*WORK REQUEST*. Word for word, copy out the records given below.

*RAW DATA*.

*-*-*

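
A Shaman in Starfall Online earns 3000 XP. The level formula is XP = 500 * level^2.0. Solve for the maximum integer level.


XP = 500 * level^2.0, so level = (XP / 500)^(1/2.0)
= (3000 / 500)^(1/2.0)
= 6.0^0.5
= 2.4495
Floor: level = 2

level 2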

*-*-*

*TASK SOLUTION*.
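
A Shaman in Starfall Online earns 3000 XP. The level formula is XP = 500 * level^2.0. Solve for the maximum integer level.


XP = 500 * level^2.0, so level = (XP / 500)^(1/2.0)
= (3000 / 500)^(1/2.0)
= 6.0^0.5
= 2.4495
Floor: level = 2

level 2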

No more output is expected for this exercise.